→ Stored data entries

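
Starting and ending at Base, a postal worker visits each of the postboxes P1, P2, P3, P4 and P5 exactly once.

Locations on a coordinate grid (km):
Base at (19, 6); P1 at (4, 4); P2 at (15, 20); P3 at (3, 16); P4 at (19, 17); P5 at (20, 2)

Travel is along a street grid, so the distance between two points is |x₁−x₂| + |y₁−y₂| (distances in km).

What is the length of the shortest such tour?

Minimum total distance: 70 km.

There are 60 distinct closed tours to check (reversals are equivalent).
Base-P1-P2-P3-P4-P5-Base: 17+27+16+17+16+5 = 98
Base-P1-P2-P3-P5-P4-Base: 17+27+16+31+16+11 = 118
Base-P1-P2-P4-P3-P5-Base: 17+27+7+17+31+5 = 104
Base-P1-P2-P4-P5-P3-Base: 17+27+7+16+31+26 = 124
Base-P1-P2-P5-P3-P4-Base: 17+27+23+31+17+11 = 126
Base-P1-P2-P5-P4-P3-Base: 17+27+23+16+17+26 = 126
Base-P1-P3-P2-P4-P5-Base: 17+13+16+7+16+5 = 74
Base-P1-P3-P2-P5-P4-Base: 17+13+16+23+16+11 = 96
Base-P1-P3-P4-P2-P5-Base: 17+13+17+7+23+5 = 82
Base-P1-P3-P4-P5-P2-Base: 17+13+17+16+23+18 = 104
Base-P1-P3-P5-P2-P4-Base: 17+13+31+23+7+11 = 102
Base-P1-P3-P5-P4-P2-Base: 17+13+31+16+7+18 = 102
Base-P1-P4-P2-P3-P5-Base: 17+28+7+16+31+5 = 104
Base-P1-P4-P2-P5-P3-Base: 17+28+7+23+31+26 = 132
… (46 more)
Base-P4-P2-P3-P1-P5-Base: 11+7+16+13+18+5 = 70  ← best
The minimum is 70.
One optimal route: Base → P4 → P2 → P3 → P1 → P5 → Base (or its reverse).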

→ WHAT TO DO
Copy the lines above exactly, leaving every word as it is.

→ TASK RESULT
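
Starting and ending at Base, a postal worker visits each of the postboxes P1, P2, P3, P4 and P5 exactly once.

Locations on a coordinate grid (km):
Base at (19, 6); P1 at (4, 4); P2 at (15, 20); P3 at (3, 16); P4 at (19, 17); P5 at (20, 2)

Travel is along a street grid, so the distance between two points is |x₁−x₂| + |y₁−y₂| (distances in km).

What is the length of the shortest such tour?

Minimum total distance: 70 km.

There are 60 distinct closed tours to check (reversals are equivalent).
Base-P1-P2-P3-P4-P5-Base: 17+27+16+17+16+5 = 98
Base-P1-P2-P3-P5-P4-Base: 17+27+16+31+16+11 = 118
Base-P1-P2-P4-P3-P5-Base: 17+27+7+17+31+5 = 104
Base-P1-P2-P4-P5-P3-Base: 17+27+7+16+31+26 = 124
Base-P1-P2-P5-P3-P4-Base: 17+27+23+31+17+11 = 126
Base-P1-P2-P5-P4-P3-Base: 17+27+23+16+17+26 = 126
Base-P1-P3-P2-P4-P5-Base: 17+13+16+7+16+5 = 74
Base-P1-P3-P2-P5-P4-Base: 17+13+16+23+16+11 = 96
Base-P1-P3-P4-P2-P5-Base: 17+13+17+7+23+5 = 82
Base-P1-P3-P4-P5-P2-Base: 17+13+17+16+23+18 = 104
Base-P1-P3-P5-P2-P4-Base: 17+13+31+23+7+11 = 102
Base-P1-P3-P5-P4-P2-Base: 17+13+31+16+7+18 = 102
Base-P1-P4-P2-P3-P5-Base: 17+28+7+16+31+5 = 104
Base-P1-P4-P2-P5-P3-Base: 17+28+7+23+31+26 = 132
… (46 more)
Base-P4-P2-P3-P1-P5-Base: 11+7+16+13+18+5 = 70  ← best
The minimum is 70.
One optimal route: Base → P4 → P2 → P3 → P1 → P5 → Base (or its reverse).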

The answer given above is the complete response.